Exercise
Write down the whole listing below again without changing a word.

*** Block opens ***

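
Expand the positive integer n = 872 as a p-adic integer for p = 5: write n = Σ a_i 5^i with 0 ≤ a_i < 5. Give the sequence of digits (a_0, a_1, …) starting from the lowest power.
(a_0, a_1, …) = (2, 4, 4, 1, 1)

Repeated division by 5 gives the digits low-to-high: 872 = 2 + 4·5^1 + 4·5^2 + 1·5^3 + 1·5^4. Digit sequence: (2, 4, 4, 1, 1).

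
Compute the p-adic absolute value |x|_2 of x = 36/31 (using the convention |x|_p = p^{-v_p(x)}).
|36/31|_2 = 1/4

Step 1 — compute v_2(x) by factoring powers of 2 out of the numerator and denominator: v_2(36/31) = 2. Step 2 — apply |x|_p = p^{-v_p(x)} = 2^{-2} = 1/4.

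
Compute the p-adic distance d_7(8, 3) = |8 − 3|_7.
d_7(8, 3) = 1

Step 1 — x − y = 8 − 3 = 5. Step 2 — v_7(5) = 0 (factor: 5 = (7^0 · 5); the sign does not affect v_p). Step 3 — |x − y|_7 = 7^{0} = 1.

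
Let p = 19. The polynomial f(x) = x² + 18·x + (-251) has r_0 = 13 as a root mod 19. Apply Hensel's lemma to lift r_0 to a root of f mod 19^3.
r_2 = 5884 (mod 6859)

Hensel: r_{i+1} = r_i − f(r_i)·(f′(r_i))^{-1} mod 19^{i+2}, f′(x) = 2x + 18. Iterate:
  r_0 = 13 (mod 19)
  r_1 = 108 (mod 361)
  r_2 = 5884 (mod 6859)
Final: r = 5884 satisfies f(r) ≡ 0 mod 19^3.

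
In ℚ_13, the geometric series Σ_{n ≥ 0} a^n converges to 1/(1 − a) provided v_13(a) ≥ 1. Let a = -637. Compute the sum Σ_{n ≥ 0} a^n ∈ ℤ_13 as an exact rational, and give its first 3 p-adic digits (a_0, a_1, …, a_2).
Σ a^n = 1/(1 − a) = 1/638;  first 3 digits = (1, 3, 5)

v_13(a) = 1 ≥ 1, so the series converges in ℤ_13 to 1/(1 − a) = 1/(1 − (-637)) = 1/638. Expand this rational in ℤ_13: compute digits iteratively via d_i = x_i mod 13, x_{i+1} = (x_i − d_i)/13. The first 3 digits are (1, 3, 5).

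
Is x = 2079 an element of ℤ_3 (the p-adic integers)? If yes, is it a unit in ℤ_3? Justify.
x ∈ ℤ_3 but not a unit; v_3(x) = 3 > 0

ℤ_3 = {x ∈ ℚ_3 : v_3(x) ≥ 0} and ℤ_3^× = {x ∈ ℤ_3 : v_3(x) = 0}. Here v_3(2079) = v_3(num) − v_3(den) = 3; compare against these criteria.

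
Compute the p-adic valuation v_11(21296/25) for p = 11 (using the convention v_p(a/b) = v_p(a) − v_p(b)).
v_11(21296/25) = 3

Factor powers of 11 from the numerator and denominator of the reduced fraction: 21296 = 11^3 · 16 and 25 = 11^0 · 25. Apply v_p(a/b) = v_p(a) − v_p(b): v_11(21296/25) = 3 − 0 = 3.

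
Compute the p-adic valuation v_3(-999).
v_3(-999) = 3

v_3(n) is the largest exponent k such that 3^k divides n. Factor out: -999 = -3^3 · 37. (Sign doesn't affect v_p.) So v_3(-999) = 3.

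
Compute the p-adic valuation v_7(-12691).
v_7(-12691) = 3

v_7(n) is the largest exponent k such that 7^k divides n. Factor out: -12691 = -7^3 · 37. (Sign doesn't affect v_p.) So v_7(-12691) = 3.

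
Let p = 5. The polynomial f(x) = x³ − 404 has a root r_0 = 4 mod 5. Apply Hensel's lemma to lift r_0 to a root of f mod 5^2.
r_1 = 9 (mod 25)

Hensel: r_{i+1} = r_i − f(r_i)/f′(r_i) mod 5^{i+2}, where f′(x) = 3x². Iterate:
  r_0 = 4 (mod 5)
  r_1 = 9 (mod 25)
Final: r = 9 with f(r) ≡ 0 mod 5^2.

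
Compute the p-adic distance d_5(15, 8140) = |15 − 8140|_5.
d_5(15, 8140) = 1/625

Step 1 — x − y = 15 − 8140 = -8125. Step 2 — v_5(-8125) = 4 (factor: -8125 = −(5^4 · 13); the sign does not affect v_p). Step 3 — |x − y|_5 = 5^{-4} = 1/625.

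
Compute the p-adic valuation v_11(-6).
v_11(-6) = 0

v_11(n) is the largest exponent k such that 11^k divides n. Factor out: -6 = -11^0 · 6. (Sign doesn't affect v_p.) So v_11(-6) = 0.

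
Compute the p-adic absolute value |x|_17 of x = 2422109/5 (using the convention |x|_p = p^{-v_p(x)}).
|2422109/5|_17 = 1/83521

Step 1 — compute v_17(x) by factoring powers of 17 out of the numerator and denominator: v_17(2422109/5) = 4. Step 2 — apply |x|_p = p^{-v_p(x)} = 17^{-4} = 1/83521.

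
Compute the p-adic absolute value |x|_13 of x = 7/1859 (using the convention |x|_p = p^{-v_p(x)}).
|7/1859|_13 = 169

Step 1 — compute v_13(x) by factoring powers of 13 out of the numerator and denominator: v_13(7/1859) = -2. Step 2 — apply |x|_p = p^{-v_p(x)} = 13^{2} = 169.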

*** Block closes ***

Worked solution
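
Expand the positive integer n = 872 as a p-adic integer for p = 5: write n = Σ a_i 5^i with 0 ≤ a_i < 5. Give the sequence of digits (a_0, a_1, …) starting from the lowest power.
(a_0, a_1, …) = (2, 4, 4, 1, 1)

Repeated division by 5 gives the digits low-to-high: 872 = 2 + 4·5^1 + 4·5^2 + 1·5^3 + 1·5^4. Digit sequence: (2, 4, 4, 1, 1).

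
Compute the p-adic absolute value |x|_2 of x = 36/31 (using the convention |x|_p = p^{-v_p(x)}).
|36/31|_2 = 1/4

Step 1 — compute v_2(x) by factoring powers of 2 out of the numerator and denominator: v_2(36/31) = 2. Step 2 — apply |x|_p = p^{-v_p(x)} = 2^{-2} = 1/4.

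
Compute the p-adic distance d_7(8, 3) = |8 − 3|_7.
d_7(8, 3) = 1

Step 1 — x − y = 8 − 3 = 5. Step 2 — v_7(5) = 0 (factor: 5 = (7^0 · 5); the sign does not affect v_p). Step 3 — |x − y|_7 = 7^{0} = 1.

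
Let p = 19. The polynomial f(x) = x² + 18·x + (-251) has r_0 = 13 as a root mod 19. Apply Hensel's lemma to lift r_0 to a root of f mod 19^3.
r_2 = 5884 (mod 6859)

Hensel: r_{i+1} = r_i − f(r_i)·(f′(r_i))^{-1} mod 19^{i+2}, f′(x) = 2x + 18. Iterate:
  r_0 = 13 (mod 19)
  r_1 = 108 (mod 361)
  r_2 = 5884 (mod 6859)
Final: r = 5884 satisfies f(r) ≡ 0 mod 19^3.

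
In ℚ_13, the geometric series Σ_{n ≥ 0} a^n converges to 1/(1 − a) provided v_13(a) ≥ 1. Let a = -637. Compute the sum Σ_{n ≥ 0} a^n ∈ ℤ_13 as an exact rational, and give its first 3 p-adic digits (a_0, a_1, …, a_2).
Σ a^n = 1/(1 − a) = 1/638;  first 3 digits = (1, 3, 5)

v_13(a) = 1 ≥ 1, so the series converges in ℤ_13 to 1/(1 − a) = 1/(1 − (-637)) = 1/638. Expand this rational in ℤ_13: compute digits iteratively via d_i = x_i mod 13, x_{i+1} = (x_i − d_i)/13. The first 3 digits are (1, 3, 5).

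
Is x = 2079 an element of ℤ_3 (the p-adic integers)? If yes, is it a unit in ℤ_3? Justify.
x ∈ ℤ_3 but not a unit; v_3(x) = 3 > 0

ℤ_3 = {x ∈ ℚ_3 : v_3(x) ≥ 0} and ℤ_3^× = {x ∈ ℤ_3 : v_3(x) = 0}. Here v_3(2079) = v_3(num) − v_3(den) = 3; compare against these criteria.

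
Compute the p-adic valuation v_11(21296/25) for p = 11 (using the convention v_p(a/b) = v_p(a) − v_p(b)).
v_11(21296/25) = 3

Factor powers of 11 from the numerator and denominator of the reduced fraction: 21296 = 11^3 · 16 and 25 = 11^0 · 25. Apply v_p(a/b) = v_p(a) − v_p(b): v_11(21296/25) = 3 − 0 = 3.

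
Compute the p-adic valuation v_3(-999).
v_3(-999) = 3

v_3(n) is the largest exponent k such that 3^k divides n. Factor out: -999 = -3^3 · 37. (Sign doesn't affect v_p.) So v_3(-999) = 3.

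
Compute the p-adic valuation v_7(-12691).
v_7(-12691) = 3

v_7(n) is the largest exponent k such that 7^k divides n. Factor out: -12691 = -7^3 · 37. (Sign doesn't affect v_p.) So v_7(-12691) = 3.

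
Let p = 5. The polynomial f(x) = x³ − 404 has a root r_0 = 4 mod 5. Apply Hensel's lemma to lift r_0 to a root of f mod 5^2.
r_1 = 9 (mod 25)

Hensel: r_{i+1} = r_i − f(r_i)/f′(r_i) mod 5^{i+2}, where f′(x) = 3x². Iterate:
  r_0 = 4 (mod 5)
  r_1 = 9 (mod 25)
Final: r = 9 with f(r) ≡ 0 mod 5^2.

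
Compute the p-adic distance d_5(15, 8140) = |15 − 8140|_5.
d_5(15, 8140) = 1/625

Step 1 — x − y = 15 − 8140 = -8125. Step 2 — v_5(-8125) = 4 (factor: -8125 = −(5^4 · 13); the sign does not affect v_p). Step 3 — |x − y|_5 = 5^{-4} = 1/625.

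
Compute the p-adic valuation v_11(-6).
v_11(-6) = 0

v_11(n) is the largest exponent k such that 11^k divides n. Factor out: -6 = -11^0 · 6. (Sign doesn't affect v_p.) So v_11(-6) = 0.

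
Compute the p-adic absolute value |x|_17 of x = 2422109/5 (using the convention |x|_p = p^{-v_p(x)}).
|2422109/5|_17 = 1/83521

Step 1 — compute v_17(x) by factoring powers of 17 out of the numerator and denominator: v_17(2422109/5) = 4. Step 2 — apply |x|_p = p^{-v_p(x)} = 17^{-4} = 1/83521.

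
Compute the p-adic absolute value |x|_13 of x = 7/1859 (using the convention |x|_p = p^{-v_p(x)}).
|7/1859|_13 = 169

Step 1 — compute v_13(x) by factoring powers of 13 out of the numerator and denominator: v_13(7/1859) = -2. Step 2 — apply |x|_p = p^{-v_p(x)} = 13^{2} = 169.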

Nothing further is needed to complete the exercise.